Pull out every line of the listing below where "triggers" appears.
** Opening DATASET CONTENT block **
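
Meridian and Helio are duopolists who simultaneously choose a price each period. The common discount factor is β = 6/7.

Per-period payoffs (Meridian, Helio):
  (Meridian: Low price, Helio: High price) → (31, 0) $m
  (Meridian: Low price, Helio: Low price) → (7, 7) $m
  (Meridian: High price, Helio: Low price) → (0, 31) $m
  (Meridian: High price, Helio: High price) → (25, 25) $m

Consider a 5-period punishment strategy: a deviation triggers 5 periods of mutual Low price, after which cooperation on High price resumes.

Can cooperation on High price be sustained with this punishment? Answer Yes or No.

Comparing payoff streams over the 6 periods until play realigns: cooperate → 25(1+β+…+β^5); deviate → 31 + 7(β+…+β^5).
Cooperation is sustained iff (25−7)(β+…+β^5) ≥ 31−25.
β+…+β^5 = 6/7·(1−(6/7)^5)/(1−6/7) = 3.2240, and (31−25)/(25−7) = 0.3333.
3.2240 ≥ 0.3333, so cooperation is sustainable.

Yes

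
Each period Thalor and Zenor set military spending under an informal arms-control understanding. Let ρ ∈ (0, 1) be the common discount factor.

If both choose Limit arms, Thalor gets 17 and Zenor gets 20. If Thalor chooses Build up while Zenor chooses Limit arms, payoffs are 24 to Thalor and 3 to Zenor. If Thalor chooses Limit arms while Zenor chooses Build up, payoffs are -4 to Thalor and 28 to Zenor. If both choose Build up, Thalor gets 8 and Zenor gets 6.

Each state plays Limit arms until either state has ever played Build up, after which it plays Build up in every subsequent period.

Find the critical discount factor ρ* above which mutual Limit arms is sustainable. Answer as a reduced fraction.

7/16

Thalor: cooperation gives 17 each period; deviation gives 24 once then 8 forever.
  17/(1−ρ) ≥ 24 + 8ρ/(1−ρ) ⇒ ρ ≥ 7/16.
Zenor: cooperation gives 20 each period; deviation gives 28 once then 6 forever.
  ρ ≥ 8/22 = 4/11.
Both must hold, so the binding constraint is Thalor's: ρ ≥ 7/16.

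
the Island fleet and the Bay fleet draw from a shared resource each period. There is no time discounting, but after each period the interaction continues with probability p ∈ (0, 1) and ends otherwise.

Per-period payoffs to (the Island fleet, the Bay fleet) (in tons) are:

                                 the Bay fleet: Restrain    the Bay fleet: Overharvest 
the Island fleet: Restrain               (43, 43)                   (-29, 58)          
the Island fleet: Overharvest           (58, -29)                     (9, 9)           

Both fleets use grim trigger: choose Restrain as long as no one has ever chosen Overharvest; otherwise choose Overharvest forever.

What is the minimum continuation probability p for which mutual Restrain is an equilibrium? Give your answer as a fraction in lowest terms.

15/49

With no time discounting, the continuation probability p plays the role of the discount factor.
Grim-trigger IC: 43/(1−p) ≥ 58 + 9p/(1−p) ⇒ p ≥ (58−43)/(58−9) = 15/49.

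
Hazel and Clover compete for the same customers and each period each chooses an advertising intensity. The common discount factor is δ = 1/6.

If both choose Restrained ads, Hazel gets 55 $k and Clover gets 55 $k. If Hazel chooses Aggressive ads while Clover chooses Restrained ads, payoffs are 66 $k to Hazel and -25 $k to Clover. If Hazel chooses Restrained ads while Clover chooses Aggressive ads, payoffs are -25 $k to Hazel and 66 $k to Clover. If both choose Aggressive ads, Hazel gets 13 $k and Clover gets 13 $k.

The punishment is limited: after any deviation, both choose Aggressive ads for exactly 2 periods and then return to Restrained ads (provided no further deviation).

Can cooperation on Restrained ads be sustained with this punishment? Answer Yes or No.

Comparing payoff streams over the 3 periods until play realigns: cooperate → 55(1+δ+…+δ^2); deviate → 66 + 13(δ+…+δ^2).
Cooperation is sustained iff (55−13)(δ+…+δ^2) ≥ 66−55.
δ+…+δ^2 = 1/6·(1−(1/6)^2)/(1−1/6) = 0.1944, and (66−55)/(55−13) = 0.2619.
0.1944 < 0.2619, so cooperation is not sustainable.

No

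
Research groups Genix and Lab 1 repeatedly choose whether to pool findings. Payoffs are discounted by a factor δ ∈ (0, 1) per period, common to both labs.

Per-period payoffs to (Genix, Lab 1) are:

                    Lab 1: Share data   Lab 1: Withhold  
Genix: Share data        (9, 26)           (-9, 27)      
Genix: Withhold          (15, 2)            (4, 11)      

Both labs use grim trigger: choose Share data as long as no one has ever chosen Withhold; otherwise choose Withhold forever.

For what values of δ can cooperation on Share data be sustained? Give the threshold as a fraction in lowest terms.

6/11

Genix: cooperation gives 9 each period; deviation gives 15 once then 4 forever.
  9/(1−δ) ≥ 15 + 4δ/(1−δ) ⇒ δ ≥ 6/11.
Lab 1: cooperation gives 26 each period; deviation gives 27 once then 11 forever.
  δ ≥ 1/16.
Both must hold, so the binding constraint is Genix's: δ ≥ 6/11.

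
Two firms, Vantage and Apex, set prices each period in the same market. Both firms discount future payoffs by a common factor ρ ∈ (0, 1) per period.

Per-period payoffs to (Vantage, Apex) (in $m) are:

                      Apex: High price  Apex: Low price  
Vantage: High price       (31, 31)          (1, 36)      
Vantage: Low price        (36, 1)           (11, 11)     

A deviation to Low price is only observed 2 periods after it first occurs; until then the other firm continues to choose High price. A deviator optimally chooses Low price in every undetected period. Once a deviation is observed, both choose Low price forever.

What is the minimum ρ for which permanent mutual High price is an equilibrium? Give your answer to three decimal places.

A deviator earns 36 for 2 periods, then 11 forever; cooperating earns 31 forever. Multiplying the IC by (1−ρ):
31 ≥ 36(1−ρ^2) + 11ρ^2, so 25·ρ^2 ≥ 5 and ρ^2 ≥ 1/5.
ρ ≥ (1/5)^(1/2) ≈ 0.447.

0.447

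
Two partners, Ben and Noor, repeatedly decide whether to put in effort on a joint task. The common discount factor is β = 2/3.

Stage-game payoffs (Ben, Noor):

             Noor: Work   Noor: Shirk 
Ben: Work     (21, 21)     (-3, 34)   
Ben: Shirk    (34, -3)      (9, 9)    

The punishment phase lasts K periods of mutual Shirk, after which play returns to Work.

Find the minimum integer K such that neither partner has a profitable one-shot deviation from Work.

2

Need Σ_{k=1}^{K} β^k ≥ (34−21)/(21−9) = 1.0833 at β = 2/3.
At K = 1 the sum is 0.6667 < 1.0833; at K = 2 it is 1.1111 ≥ 1.0833.
So the minimum punishment length is K = 2.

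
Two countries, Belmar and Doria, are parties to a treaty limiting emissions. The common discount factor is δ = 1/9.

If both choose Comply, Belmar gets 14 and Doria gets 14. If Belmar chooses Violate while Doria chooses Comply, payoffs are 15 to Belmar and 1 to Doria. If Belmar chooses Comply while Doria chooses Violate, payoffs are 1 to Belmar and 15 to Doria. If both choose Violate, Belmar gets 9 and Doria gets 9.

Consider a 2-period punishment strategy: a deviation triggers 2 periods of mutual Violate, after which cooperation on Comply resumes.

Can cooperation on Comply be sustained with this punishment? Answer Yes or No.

A one-shot deviation gives 15 now, then 9 for 2 periods, then back to 14.
Gain from deviating: (15−14) today; loss: (14−9) in each of the next 2 periods.
No-deviation condition: (14−9)(δ+…+δ^2) ≥ 15−14, i.e. δ+…+δ^2 ≥ 1/5.
At δ = 1/9: δ+…+δ^2 = 0.1235 < 0.2000.
So cooperation is not sustainable.

No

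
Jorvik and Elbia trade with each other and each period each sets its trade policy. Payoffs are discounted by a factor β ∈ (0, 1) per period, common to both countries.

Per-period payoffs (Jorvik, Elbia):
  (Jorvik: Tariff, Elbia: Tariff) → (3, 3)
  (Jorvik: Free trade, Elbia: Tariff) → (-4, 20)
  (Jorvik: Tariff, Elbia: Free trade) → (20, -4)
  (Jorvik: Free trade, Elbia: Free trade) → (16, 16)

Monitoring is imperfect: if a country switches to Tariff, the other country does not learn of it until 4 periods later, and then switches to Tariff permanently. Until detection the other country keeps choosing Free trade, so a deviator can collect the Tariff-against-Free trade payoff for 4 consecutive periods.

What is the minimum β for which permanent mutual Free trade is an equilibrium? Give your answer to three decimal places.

0.696

A deviator earns 20 for 4 periods, then 3 forever; cooperating earns 16 forever. Multiplying the IC by (1−β):
16 ≥ 20(1−β^4) + 3β^4, so 17·β^4 ≥ 4 and β^4 ≥ 4/17.
β ≥ (4/17)^(1/4) ≈ 0.696.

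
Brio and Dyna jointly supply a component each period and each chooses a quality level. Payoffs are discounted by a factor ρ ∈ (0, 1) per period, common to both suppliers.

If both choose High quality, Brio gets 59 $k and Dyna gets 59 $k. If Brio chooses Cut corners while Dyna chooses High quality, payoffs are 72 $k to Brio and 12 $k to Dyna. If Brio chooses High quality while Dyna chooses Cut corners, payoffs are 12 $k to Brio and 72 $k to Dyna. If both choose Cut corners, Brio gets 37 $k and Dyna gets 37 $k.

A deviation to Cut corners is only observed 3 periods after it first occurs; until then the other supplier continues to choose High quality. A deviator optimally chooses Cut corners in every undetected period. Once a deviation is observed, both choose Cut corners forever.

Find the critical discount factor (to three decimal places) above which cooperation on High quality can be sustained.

A deviator earns 72 for 3 periods, then 37 forever; cooperating earns 59 forever. Multiplying the IC by (1−ρ):
59 ≥ 72(1−ρ^3) + 37ρ^3, so 35·ρ^3 ≥ 13 and ρ^3 ≥ 13/35.
ρ ≥ (13/35)^(1/3) ≈ 0.719.

0.719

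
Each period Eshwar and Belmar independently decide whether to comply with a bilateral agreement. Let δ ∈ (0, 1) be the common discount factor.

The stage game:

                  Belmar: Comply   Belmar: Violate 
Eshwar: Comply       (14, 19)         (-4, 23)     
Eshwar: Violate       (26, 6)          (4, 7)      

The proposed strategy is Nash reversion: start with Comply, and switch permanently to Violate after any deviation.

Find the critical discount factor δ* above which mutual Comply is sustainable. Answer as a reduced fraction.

Eshwar's threshold: (26−14)/(26−4) = 6/11.
Belmar's threshold: (23−19)/(23−7) = 1/4.
6/11 > 1/4, so Eshwar binds and δ* = 6/11.

6/11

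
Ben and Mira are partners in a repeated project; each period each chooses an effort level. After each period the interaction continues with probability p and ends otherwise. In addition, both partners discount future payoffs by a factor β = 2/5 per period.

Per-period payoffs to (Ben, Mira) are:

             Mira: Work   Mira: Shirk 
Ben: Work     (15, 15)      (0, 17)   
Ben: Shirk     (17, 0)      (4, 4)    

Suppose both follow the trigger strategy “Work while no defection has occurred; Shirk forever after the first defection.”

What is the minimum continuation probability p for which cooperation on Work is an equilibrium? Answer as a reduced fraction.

5/13

Expected continuation weight on next period's payoff is β·p = 2/5·p, which plays the role of the discount factor.
Cooperation requires 2/5·p ≥ (17−15)/(17−4) = 2/13, hence p ≥ 5/13.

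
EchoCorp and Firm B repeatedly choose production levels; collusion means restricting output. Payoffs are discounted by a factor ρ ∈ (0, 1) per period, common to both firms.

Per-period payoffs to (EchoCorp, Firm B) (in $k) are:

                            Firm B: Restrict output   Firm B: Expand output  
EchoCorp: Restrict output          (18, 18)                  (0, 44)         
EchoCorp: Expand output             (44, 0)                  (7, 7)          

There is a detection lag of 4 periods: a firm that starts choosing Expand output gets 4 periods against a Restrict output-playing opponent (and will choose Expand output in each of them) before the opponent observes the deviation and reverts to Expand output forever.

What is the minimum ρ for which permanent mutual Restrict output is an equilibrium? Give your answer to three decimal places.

The best deviation is to choose Expand output for all 4 undetected periods, earning 44 each, then 7 forever once detected.
Deviation value: 44(1−ρ^4)/(1−ρ) + 7ρ^4/(1−ρ); cooperation value: 18/(1−ρ).
IC: 18 ≥ 44(1−ρ^4) + 7ρ^4 = 44 − 37ρ^4.
So ρ^4 ≥ 26/37, giving ρ ≥ (26/37)^(1/4) ≈ 0.916.

0.916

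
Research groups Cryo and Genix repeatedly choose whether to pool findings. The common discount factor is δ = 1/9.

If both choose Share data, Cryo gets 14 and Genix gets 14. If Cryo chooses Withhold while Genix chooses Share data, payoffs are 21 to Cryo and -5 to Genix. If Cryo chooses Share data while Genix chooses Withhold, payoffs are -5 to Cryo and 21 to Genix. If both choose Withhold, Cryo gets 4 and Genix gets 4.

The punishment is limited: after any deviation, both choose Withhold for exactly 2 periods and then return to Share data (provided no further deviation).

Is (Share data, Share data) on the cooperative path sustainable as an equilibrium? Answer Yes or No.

A one-shot deviation gives 21 now, then 4 for 2 periods, then back to 14.
Gain from deviating: (21−14) today; loss: (14−4) in each of the next 2 periods.
No-deviation condition: (14−4)(δ+…+δ^2) ≥ 21−14, i.e. δ+…+δ^2 ≥ 7/10.
At δ = 1/9: δ+…+δ^2 = 0.1235 < 0.7000.
So cooperation is not sustainable.

No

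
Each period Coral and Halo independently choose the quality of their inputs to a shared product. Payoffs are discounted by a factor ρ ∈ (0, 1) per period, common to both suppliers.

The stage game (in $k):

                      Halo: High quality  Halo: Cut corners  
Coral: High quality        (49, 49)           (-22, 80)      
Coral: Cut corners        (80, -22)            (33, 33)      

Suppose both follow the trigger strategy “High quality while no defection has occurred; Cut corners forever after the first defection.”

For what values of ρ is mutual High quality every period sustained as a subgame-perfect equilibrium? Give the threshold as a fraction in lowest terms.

31/47

49/(1−ρ) ≥ 80 + 33ρ/(1−ρ)
49 ≥ 80 − 47ρ
ρ ≥ 31/47.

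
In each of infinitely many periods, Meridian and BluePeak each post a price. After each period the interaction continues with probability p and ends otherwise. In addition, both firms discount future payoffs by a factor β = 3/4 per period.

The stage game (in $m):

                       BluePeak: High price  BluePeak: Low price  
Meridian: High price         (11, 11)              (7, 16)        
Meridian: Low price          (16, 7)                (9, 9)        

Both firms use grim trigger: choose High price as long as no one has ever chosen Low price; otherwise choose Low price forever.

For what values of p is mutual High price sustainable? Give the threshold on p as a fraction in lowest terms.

Expected continuation weight on next period's payoff is β·p = 3/4·p, which plays the role of the discount factor.
Cooperation requires 3/4·p ≥ (16−11)/(16−9) = 5/7, hence p ≥ 20/21.

20/21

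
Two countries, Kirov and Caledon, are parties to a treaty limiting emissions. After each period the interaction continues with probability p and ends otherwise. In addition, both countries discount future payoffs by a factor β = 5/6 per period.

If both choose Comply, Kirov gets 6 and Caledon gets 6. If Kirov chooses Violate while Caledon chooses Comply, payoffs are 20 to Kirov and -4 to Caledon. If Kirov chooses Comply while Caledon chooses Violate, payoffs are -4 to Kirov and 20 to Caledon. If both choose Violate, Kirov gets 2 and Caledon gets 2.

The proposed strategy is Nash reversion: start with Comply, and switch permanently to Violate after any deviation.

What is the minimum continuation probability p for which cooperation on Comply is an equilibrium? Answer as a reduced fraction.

14/15

With continuation probability p and discount β, the effective per-period discount factor is βp.
Grim-trigger IC: βp ≥ (20−6)/(20−2) = 7/9.
So p ≥ (7/9)/(5/6) = 14/15.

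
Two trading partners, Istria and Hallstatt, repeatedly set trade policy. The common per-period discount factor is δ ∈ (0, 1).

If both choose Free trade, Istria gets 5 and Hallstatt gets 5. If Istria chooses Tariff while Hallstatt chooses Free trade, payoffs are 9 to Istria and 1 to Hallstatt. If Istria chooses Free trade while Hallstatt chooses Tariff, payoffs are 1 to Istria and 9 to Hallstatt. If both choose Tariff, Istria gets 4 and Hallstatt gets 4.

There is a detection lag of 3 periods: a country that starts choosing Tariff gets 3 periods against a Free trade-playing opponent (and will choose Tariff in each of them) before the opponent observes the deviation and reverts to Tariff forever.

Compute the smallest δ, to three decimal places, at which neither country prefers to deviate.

The best deviation is to choose Tariff for all 3 undetected periods, earning 9 each, then 4 forever once detected.
Deviation value: 9(1−δ^3)/(1−δ) + 4δ^3/(1−δ); cooperation value: 5/(1−δ).
IC: 5 ≥ 9(1−δ^3) + 4δ^3 = 9 − 5δ^3.
So δ^3 ≥ 4/5, giving δ ≥ (4/5)^(1/3) ≈ 0.928.

0.928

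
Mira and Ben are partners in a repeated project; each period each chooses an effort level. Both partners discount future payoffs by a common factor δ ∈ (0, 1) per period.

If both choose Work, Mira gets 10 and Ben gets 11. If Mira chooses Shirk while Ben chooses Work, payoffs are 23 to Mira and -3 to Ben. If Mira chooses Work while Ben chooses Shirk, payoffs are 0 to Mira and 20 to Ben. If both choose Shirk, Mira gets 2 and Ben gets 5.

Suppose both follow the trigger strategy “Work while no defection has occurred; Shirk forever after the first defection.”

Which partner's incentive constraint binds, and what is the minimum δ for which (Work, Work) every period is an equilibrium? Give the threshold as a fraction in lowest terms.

For Mira: deviation gain 23−10 = 13, per-period punishment loss 10−2 = 8. IC gives δ ≥ 13/21.
For Ben: gain 9, loss 6 per period, so δ ≥ 9/15 = 3/5.
The tighter constraint is Mira's, so cooperation needs δ ≥ 13/21.

Mira; δ ≥ 13/21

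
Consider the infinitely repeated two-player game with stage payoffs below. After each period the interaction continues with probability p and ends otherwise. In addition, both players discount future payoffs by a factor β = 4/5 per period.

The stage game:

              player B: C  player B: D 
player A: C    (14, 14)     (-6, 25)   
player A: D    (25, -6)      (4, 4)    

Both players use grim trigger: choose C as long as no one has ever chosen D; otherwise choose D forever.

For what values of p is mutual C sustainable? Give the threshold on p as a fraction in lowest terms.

Expected continuation weight on next period's payoff is β·p = 4/5·p, which plays the role of the discount factor.
Cooperation requires 4/5·p ≥ (25−14)/(25−4) = 11/21, hence p ≥ 55/84.

55/84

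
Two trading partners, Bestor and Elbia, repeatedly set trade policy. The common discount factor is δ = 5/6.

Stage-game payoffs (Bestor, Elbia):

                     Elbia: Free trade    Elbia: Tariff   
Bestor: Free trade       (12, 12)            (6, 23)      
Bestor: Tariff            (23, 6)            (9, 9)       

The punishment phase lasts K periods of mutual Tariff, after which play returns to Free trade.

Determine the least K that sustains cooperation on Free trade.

Need Σ_{k=1}^{K} δ^k ≥ (23−12)/(12−9) = 3.6667 at δ = 5/6.
At K = 7 the sum is 3.6046 < 3.6667; at K = 8 it is 3.8372 ≥ 3.6667.
So the minimum punishment length is K = 8.

8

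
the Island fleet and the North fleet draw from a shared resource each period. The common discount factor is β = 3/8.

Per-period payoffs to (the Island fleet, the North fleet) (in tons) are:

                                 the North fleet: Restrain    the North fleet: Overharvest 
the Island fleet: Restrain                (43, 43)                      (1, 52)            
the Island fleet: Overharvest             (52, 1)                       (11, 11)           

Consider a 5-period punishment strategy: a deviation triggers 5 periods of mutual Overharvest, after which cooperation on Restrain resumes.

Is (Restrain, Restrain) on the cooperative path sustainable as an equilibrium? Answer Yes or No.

A one-shot deviation gives 52 now, then 11 for 5 periods, then back to 43.
Gain from deviating: (52−43) today; loss: (43−11) in each of the next 5 periods.
No-deviation condition: (43−11)(β+…+β^5) ≥ 52−43, i.e. β+…+β^5 ≥ 9/32.
At β = 3/8: β+…+β^5 = 0.5956 ≥ 0.2812.
So cooperation is sustainable.

Yes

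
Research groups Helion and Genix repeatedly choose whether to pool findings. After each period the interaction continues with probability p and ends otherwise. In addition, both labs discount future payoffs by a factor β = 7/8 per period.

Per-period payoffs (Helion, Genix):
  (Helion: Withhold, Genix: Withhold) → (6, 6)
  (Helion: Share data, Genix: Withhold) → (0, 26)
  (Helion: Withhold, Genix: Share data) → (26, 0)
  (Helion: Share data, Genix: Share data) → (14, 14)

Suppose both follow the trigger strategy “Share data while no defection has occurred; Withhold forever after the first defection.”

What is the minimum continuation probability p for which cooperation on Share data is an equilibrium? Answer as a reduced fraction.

Expected continuation weight on next period's payoff is β·p = 7/8·p, which plays the role of the discount factor.
Cooperation requires 7/8·p ≥ (26−14)/(26−6) = 3/5, hence p ≥ 24/35.

24/35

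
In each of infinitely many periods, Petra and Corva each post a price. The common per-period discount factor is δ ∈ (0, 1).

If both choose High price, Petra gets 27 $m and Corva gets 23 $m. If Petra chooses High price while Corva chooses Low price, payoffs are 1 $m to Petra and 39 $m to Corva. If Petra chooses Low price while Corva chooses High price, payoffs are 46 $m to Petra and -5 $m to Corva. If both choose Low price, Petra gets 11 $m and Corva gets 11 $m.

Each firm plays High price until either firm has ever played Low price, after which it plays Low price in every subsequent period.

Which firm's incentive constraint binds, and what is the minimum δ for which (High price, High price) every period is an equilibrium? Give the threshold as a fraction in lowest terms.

Corva; δ ≥ 4/7

Petra's threshold: (46−27)/(46−11) = 19/35.
Corva's threshold: (39−23)/(39−11) = 4/7.
19/35 < 4/7, so Corva binds and δ* = 4/7.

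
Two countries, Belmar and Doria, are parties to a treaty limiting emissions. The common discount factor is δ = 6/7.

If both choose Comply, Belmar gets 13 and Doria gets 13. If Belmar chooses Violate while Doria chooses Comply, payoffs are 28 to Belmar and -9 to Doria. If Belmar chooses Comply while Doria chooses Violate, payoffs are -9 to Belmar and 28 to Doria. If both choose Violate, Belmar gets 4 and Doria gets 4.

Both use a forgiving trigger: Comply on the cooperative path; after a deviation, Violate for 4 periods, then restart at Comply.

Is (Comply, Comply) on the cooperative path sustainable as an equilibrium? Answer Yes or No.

Comparing payoff streams over the 5 periods until play realigns: cooperate → 13(1+δ+…+δ^4); deviate → 28 + 4(δ+…+δ^4).
Cooperation is sustained iff (13−4)(δ+…+δ^4) ≥ 28−13.
δ+…+δ^4 = 6/7·(1−(6/7)^4)/(1−6/7) = 2.7613, and (28−13)/(13−4) = 1.6667.
2.7613 ≥ 1.6667, so cooperation is sustainable.

Yes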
** Closing DATASET CONTENT block **
*FINISHED TASK*:
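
Consider a 5-period punishment strategy: a deviation triggers 5 periods of mutual Low price, after which cooperation on High price resumes.
Consider a 2-period punishment strategy: a deviation triggers 2 periods of mutual Violate, after which cooperation on Comply resumes.
Consider a 5-period punishment strategy: a deviation triggers 5 periods of mutual Overharvest, after which cooperation on Restrain resumes.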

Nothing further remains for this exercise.